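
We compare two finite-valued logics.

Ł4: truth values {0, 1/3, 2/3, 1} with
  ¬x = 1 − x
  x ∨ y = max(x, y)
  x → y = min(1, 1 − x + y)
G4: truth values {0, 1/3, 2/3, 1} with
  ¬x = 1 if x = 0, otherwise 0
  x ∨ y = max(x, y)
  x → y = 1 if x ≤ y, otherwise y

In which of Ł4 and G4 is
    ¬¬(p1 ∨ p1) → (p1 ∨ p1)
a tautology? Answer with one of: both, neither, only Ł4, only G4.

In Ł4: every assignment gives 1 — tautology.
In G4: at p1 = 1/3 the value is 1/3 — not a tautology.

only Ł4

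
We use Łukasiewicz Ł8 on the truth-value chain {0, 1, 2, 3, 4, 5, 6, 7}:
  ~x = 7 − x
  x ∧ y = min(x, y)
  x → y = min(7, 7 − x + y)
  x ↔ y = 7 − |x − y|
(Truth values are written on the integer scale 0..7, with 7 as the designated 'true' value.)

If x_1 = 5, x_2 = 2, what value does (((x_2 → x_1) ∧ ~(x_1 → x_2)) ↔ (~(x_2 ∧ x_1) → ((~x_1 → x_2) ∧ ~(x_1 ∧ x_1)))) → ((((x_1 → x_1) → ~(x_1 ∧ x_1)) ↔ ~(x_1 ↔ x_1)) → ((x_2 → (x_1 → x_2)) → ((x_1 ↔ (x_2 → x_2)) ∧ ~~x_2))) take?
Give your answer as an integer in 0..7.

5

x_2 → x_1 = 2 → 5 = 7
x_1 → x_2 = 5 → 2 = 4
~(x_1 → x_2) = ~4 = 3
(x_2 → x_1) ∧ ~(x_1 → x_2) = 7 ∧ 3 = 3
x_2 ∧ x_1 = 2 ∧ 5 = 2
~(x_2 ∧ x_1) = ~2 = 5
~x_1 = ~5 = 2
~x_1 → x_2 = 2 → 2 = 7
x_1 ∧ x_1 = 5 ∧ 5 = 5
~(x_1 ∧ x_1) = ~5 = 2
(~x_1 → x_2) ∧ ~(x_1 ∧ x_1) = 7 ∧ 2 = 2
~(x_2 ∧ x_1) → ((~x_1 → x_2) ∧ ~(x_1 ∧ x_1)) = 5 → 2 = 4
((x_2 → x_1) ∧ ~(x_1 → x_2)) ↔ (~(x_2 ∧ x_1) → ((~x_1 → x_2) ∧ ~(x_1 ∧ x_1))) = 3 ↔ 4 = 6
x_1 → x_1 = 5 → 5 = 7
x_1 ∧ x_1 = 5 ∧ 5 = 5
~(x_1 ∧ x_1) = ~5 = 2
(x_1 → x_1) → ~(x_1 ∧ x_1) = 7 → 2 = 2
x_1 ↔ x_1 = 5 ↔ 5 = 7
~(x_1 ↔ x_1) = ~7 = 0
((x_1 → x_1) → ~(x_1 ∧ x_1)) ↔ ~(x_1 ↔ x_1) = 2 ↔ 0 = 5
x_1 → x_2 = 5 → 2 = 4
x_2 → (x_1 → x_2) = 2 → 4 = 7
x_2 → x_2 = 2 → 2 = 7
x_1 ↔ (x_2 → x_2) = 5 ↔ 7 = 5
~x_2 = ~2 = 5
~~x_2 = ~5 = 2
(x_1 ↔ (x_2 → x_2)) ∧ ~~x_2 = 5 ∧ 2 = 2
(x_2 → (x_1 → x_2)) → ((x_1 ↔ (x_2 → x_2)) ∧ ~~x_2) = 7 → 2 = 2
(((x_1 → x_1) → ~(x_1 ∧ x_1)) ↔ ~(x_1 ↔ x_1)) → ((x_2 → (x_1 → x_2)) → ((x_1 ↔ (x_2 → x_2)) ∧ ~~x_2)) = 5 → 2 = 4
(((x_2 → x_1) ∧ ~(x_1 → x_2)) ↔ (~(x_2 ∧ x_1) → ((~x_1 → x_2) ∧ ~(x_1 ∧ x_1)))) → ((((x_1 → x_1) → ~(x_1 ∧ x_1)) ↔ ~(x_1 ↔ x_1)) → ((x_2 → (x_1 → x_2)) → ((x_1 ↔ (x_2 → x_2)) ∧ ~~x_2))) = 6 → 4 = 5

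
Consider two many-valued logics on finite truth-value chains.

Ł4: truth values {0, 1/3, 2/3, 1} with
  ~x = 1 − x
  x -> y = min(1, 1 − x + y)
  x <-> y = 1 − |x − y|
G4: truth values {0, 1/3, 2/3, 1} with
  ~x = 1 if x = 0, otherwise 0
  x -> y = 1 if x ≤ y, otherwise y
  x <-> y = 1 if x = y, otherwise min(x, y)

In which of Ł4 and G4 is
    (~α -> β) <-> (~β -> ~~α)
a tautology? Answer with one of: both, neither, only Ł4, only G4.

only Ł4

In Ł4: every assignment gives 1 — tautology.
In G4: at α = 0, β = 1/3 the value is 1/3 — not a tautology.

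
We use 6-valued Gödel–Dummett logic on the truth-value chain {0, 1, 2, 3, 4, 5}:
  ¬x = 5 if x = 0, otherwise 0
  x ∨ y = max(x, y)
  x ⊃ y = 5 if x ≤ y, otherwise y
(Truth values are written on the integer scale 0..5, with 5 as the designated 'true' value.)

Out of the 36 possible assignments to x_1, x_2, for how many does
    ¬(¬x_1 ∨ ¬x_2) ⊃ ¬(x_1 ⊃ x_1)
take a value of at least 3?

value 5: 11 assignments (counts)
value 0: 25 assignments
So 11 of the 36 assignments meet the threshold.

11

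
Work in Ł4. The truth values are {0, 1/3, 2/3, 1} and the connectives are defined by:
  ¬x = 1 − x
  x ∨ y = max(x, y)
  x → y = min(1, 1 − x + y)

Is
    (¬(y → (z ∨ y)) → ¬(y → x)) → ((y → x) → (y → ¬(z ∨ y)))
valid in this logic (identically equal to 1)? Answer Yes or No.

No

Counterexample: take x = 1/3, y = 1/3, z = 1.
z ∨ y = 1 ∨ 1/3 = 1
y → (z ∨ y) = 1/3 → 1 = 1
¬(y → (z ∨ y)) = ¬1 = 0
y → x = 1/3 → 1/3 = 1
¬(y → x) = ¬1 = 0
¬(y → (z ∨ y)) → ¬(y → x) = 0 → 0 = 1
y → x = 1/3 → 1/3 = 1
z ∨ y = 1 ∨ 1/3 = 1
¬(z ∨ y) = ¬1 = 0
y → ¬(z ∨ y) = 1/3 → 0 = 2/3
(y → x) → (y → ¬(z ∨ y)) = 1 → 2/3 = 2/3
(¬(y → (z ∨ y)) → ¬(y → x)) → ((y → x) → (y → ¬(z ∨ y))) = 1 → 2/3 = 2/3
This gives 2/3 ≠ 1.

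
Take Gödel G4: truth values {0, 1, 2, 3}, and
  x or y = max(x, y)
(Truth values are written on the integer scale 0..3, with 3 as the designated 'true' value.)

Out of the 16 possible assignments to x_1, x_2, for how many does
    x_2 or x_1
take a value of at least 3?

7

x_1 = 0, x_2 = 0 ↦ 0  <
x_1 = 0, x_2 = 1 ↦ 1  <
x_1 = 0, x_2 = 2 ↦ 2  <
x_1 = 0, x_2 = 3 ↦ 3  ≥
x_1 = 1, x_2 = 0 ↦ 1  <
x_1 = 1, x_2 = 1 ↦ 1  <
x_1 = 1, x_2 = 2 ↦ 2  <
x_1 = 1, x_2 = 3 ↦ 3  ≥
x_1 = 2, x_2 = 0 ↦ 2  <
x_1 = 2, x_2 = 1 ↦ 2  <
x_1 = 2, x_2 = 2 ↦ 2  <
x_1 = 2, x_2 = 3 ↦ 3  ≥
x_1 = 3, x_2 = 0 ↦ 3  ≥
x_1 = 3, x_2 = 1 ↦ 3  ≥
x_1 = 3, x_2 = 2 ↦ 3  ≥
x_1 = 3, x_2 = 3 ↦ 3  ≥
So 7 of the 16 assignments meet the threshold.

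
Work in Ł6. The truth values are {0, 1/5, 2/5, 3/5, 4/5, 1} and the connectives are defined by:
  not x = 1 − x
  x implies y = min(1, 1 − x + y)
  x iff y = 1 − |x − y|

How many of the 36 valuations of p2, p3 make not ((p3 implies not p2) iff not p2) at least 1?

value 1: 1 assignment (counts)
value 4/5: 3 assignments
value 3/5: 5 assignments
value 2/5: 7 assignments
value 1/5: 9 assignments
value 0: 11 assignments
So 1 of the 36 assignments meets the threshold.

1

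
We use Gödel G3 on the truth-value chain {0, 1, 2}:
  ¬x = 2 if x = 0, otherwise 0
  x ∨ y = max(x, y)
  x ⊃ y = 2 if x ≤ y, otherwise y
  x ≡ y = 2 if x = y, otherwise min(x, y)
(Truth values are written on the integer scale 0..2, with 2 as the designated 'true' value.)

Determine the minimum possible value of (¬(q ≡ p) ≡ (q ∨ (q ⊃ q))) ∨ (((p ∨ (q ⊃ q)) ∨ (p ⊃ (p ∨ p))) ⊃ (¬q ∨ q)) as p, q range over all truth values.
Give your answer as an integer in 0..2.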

..............................

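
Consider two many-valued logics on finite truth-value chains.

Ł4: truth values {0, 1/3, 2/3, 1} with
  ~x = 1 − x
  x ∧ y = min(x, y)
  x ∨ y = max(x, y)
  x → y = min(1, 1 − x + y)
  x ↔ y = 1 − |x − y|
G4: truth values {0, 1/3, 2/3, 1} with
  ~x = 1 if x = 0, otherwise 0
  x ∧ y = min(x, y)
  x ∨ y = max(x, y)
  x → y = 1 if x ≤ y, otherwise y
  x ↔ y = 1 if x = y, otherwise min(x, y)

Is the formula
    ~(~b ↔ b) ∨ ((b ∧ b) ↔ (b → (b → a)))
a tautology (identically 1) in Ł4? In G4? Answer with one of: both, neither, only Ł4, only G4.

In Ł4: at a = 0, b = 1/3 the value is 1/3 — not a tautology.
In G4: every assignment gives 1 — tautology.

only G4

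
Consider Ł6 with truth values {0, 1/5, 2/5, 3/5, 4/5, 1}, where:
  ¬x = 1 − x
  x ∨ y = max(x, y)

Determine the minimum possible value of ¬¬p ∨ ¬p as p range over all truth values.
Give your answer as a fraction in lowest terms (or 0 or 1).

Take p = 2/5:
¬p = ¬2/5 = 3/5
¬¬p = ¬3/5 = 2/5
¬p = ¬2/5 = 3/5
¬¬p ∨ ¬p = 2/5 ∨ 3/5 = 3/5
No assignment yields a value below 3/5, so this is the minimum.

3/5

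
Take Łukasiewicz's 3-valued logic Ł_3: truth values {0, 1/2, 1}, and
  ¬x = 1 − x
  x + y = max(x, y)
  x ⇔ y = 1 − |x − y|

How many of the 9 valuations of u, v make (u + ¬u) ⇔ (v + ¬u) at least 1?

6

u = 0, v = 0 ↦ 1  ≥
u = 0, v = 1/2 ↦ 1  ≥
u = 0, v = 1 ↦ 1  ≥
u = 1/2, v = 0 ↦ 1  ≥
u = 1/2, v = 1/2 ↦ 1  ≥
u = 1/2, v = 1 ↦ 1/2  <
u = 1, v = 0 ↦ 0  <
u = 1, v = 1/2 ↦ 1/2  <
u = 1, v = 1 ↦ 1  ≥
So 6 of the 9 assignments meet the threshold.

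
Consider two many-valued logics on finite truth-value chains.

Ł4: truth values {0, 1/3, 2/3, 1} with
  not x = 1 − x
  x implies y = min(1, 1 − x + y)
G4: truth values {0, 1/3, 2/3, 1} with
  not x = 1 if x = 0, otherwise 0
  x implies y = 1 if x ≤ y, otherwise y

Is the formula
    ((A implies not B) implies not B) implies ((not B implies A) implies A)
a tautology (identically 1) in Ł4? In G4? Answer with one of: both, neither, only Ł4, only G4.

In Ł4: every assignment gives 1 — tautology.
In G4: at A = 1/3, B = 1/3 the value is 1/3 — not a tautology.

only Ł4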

..............................

- Directions for this task: Of the entries above, repeat exactly the lines between the line with "We compare two finite-valued logics." and the line with "If x_1 = 5, x_2", inclusive, and no others.

- Exercise result:
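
We compare two finite-valued logics.

Ł4: truth values {0, 1/3, 2/3, 1} with
  ¬x = 1 − x
  x ∨ y = max(x, y)
  x → y = min(1, 1 − x + y)
G4: truth values {0, 1/3, 2/3, 1} with
  ¬x = 1 if x = 0, otherwise 0
  x ∨ y = max(x, y)
  x → y = 1 if x ≤ y, otherwise y

In which of Ł4 and G4 is
    ¬¬(p1 ∨ p1) → (p1 ∨ p1)
a tautology? Answer with one of: both, neither, only Ł4, only G4.

In Ł4: every assignment gives 1 — tautology.
In G4: at p1 = 1/3 the value is 1/3 — not a tautology.

only Ł4

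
We use Łukasiewicz Ł8 on the truth-value chain {0, 1, 2, 3, 4, 5, 6, 7}:
  ~x = 7 − x
  x ∧ y = min(x, y)
  x → y = min(7, 7 − x + y)
  x ↔ y = 7 − |x − y|
(Truth values are written on the integer scale 0..7, with 7 as the designated 'true' value.)

If x_1 = 5, x_2 = 2, what value does (((x_2 → x_1) ∧ ~(x_1 → x_2)) ↔ (~(x_2 ∧ x_1) → ((~x_1 → x_2) ∧ ~(x_1 ∧ x_1)))) → ((((x_1 → x_1) → ~(x_1 ∧ x_1)) ↔ ~(x_1 ↔ x_1)) → ((x_2 → (x_1 → x_2)) → ((x_1 ↔ (x_2 → x_2)) ∧ ~~x_2))) take?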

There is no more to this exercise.